- Problem to work on -
Please print the data shown below without any alteration.

»»

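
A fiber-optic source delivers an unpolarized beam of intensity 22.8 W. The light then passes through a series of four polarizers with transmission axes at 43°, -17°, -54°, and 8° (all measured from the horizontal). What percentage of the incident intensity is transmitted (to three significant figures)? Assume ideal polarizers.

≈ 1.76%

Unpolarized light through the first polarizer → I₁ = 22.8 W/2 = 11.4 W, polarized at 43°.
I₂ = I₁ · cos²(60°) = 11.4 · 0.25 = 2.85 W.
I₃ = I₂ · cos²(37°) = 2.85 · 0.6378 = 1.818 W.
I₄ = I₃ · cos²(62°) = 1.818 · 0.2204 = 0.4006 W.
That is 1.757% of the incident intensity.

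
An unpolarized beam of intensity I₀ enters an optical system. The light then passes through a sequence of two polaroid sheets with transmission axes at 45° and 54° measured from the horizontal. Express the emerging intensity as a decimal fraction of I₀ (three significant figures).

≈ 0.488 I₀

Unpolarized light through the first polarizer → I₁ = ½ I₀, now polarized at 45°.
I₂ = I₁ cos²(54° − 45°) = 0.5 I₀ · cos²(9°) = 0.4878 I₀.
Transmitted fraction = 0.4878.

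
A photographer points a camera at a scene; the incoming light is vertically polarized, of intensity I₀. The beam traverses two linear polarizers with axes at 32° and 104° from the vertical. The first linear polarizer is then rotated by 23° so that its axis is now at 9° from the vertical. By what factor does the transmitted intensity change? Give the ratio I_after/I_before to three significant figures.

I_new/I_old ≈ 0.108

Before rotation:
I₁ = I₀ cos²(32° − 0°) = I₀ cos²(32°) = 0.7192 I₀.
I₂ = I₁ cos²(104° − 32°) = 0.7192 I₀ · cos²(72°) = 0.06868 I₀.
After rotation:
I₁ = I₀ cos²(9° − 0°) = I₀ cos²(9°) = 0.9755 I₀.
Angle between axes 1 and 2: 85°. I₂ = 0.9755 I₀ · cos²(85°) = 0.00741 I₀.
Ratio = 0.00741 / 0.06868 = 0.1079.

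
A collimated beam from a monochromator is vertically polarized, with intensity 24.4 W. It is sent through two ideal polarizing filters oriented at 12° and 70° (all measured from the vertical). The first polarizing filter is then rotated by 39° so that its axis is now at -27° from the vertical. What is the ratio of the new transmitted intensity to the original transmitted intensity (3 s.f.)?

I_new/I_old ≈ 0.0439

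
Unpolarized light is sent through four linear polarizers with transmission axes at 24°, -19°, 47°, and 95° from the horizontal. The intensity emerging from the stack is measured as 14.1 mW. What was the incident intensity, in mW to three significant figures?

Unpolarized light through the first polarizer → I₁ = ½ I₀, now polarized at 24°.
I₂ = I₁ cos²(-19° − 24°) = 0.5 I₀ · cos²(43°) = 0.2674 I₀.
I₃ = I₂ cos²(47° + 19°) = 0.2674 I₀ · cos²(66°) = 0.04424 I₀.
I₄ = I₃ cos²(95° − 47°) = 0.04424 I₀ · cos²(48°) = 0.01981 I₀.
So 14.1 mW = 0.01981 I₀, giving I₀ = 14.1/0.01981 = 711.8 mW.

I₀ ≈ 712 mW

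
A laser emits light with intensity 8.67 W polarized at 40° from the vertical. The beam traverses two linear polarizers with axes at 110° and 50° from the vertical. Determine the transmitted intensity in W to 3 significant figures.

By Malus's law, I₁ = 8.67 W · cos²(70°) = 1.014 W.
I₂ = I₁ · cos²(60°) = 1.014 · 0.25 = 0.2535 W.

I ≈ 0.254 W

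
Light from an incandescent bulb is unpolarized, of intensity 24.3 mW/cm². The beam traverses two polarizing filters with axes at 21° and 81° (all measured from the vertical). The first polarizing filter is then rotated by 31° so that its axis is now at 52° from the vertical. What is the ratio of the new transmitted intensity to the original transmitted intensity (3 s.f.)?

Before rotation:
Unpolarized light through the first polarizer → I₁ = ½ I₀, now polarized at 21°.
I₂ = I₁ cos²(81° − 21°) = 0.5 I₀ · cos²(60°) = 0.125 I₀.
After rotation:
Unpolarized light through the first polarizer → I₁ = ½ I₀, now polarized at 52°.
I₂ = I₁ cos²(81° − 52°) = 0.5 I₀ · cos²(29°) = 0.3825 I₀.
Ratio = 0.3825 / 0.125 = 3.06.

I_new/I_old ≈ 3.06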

««

- Problem solution -
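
A fiber-optic source delivers an unpolarized beam of intensity 22.8 W. The light then passes through a series of four polarizers with transmission axes at 43°, -17°, -54°, and 8° (all measured from the horizontal). What percentage of the incident intensity is transmitted (to three significant figures)? Assume ideal polarizers.

≈ 1.76%

Unpolarized light through the first polarizer → I₁ = 22.8 W/2 = 11.4 W, polarized at 43°.
I₂ = I₁ · cos²(60°) = 11.4 · 0.25 = 2.85 W.
I₃ = I₂ · cos²(37°) = 2.85 · 0.6378 = 1.818 W.
I₄ = I₃ · cos²(62°) = 1.818 · 0.2204 = 0.4006 W.
That is 1.757% of the incident intensity.

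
An unpolarized beam of intensity I₀ enters an optical system. The light then passes through a sequence of two polaroid sheets with transmission axes at 45° and 54° measured from the horizontal. Express the emerging intensity as a decimal fraction of I₀ (three significant figures).

≈ 0.488 I₀

Unpolarized light through the first polarizer → I₁ = ½ I₀, now polarized at 45°.
I₂ = I₁ cos²(54° − 45°) = 0.5 I₀ · cos²(9°) = 0.4878 I₀.
Transmitted fraction = 0.4878.

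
A photographer points a camera at a scene; the incoming light is vertically polarized, of intensity I₀. The beam traverses two linear polarizers with axes at 32° and 104° from the vertical. The first linear polarizer is then rotated by 23° so that its axis is now at 9° from the vertical. By what factor does the transmitted intensity change? Give the ratio I_after/I_before to three significant figures.

I_new/I_old ≈ 0.108

Before rotation:
I₁ = I₀ cos²(32° − 0°) = I₀ cos²(32°) = 0.7192 I₀.
I₂ = I₁ cos²(104° − 32°) = 0.7192 I₀ · cos²(72°) = 0.06868 I₀.
After rotation:
I₁ = I₀ cos²(9° − 0°) = I₀ cos²(9°) = 0.9755 I₀.
Angle between axes 1 and 2: 85°. I₂ = 0.9755 I₀ · cos²(85°) = 0.00741 I₀.
Ratio = 0.00741 / 0.06868 = 0.1079.

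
A collimated beam from a monochromator is vertically polarized, with intensity 24.4 W. It is sent through two ideal polarizing filters oriented at 12° and 70° (all measured from the vertical). The first polarizing filter is then rotated by 39° so that its axis is now at -27° from the vertical. What is the ratio of the new transmitted intensity to the original transmitted intensity (3 s.f.)?

I_new/I_old ≈ 0.0439

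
Unpolarized light is sent through four linear polarizers with transmission axes at 24°, -19°, 47°, and 95° from the horizontal. The intensity emerging from the stack is measured as 14.1 mW. What was the incident intensity, in mW to three significant figures?

Unpolarized light through the first polarizer → I₁ = ½ I₀, now polarized at 24°.
I₂ = I₁ cos²(-19° − 24°) = 0.5 I₀ · cos²(43°) = 0.2674 I₀.
I₃ = I₂ cos²(47° + 19°) = 0.2674 I₀ · cos²(66°) = 0.04424 I₀.
I₄ = I₃ cos²(95° − 47°) = 0.04424 I₀ · cos²(48°) = 0.01981 I₀.
So 14.1 mW = 0.01981 I₀, giving I₀ = 14.1/0.01981 = 711.8 mW.

I₀ ≈ 712 mW

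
A laser emits light with intensity 8.67 W polarized at 40° from the vertical. The beam traverses two linear polarizers with axes at 110° and 50° from the vertical. Determine the transmitted intensity in W to 3 significant figures.

By Malus's law, I₁ = 8.67 W · cos²(70°) = 1.014 W.
I₂ = I₁ · cos²(60°) = 1.014 · 0.25 = 0.2535 W.

I ≈ 0.254 W

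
Light from an incandescent bulb is unpolarized, of intensity 24.3 mW/cm². The beam traverses two polarizing filters with axes at 21° and 81° (all measured from the vertical). The first polarizing filter is then rotated by 31° so that its axis is now at 52° from the vertical. What is the ratio of the new transmitted intensity to the original transmitted intensity (3 s.f.)?

Before rotation:
Unpolarized light through the first polarizer → I₁ = ½ I₀, now polarized at 21°.
I₂ = I₁ cos²(81° − 21°) = 0.5 I₀ · cos²(60°) = 0.125 I₀.
After rotation:
Unpolarized light through the first polarizer → I₁ = ½ I₀, now polarized at 52°.
I₂ = I₁ cos²(81° − 52°) = 0.5 I₀ · cos²(29°) = 0.3825 I₀.
Ratio = 0.3825 / 0.125 = 3.06.

I_new/I_old ≈ 3.06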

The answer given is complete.